YOUR TASK:
Copy out the entries that follow, unchanged.

MATERIAL SUPPLIED:
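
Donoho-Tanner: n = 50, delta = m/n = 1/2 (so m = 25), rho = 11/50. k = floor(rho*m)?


m = 1/2*50 = 25.
rho = 11/50.
rho*m = 11/50*25 = 5.5.
k = floor(5.5) = 5.

5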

SOLVED PROBLEM:
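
Donoho-Tanner: n = 50, delta = m/n = 1/2 (so m = 25), rho = 11/50. k = floor(rho*m)?


m = 1/2*50 = 25.
rho = 11/50.
rho*m = 11/50*25 = 5.5.
k = floor(5.5) = 5.

5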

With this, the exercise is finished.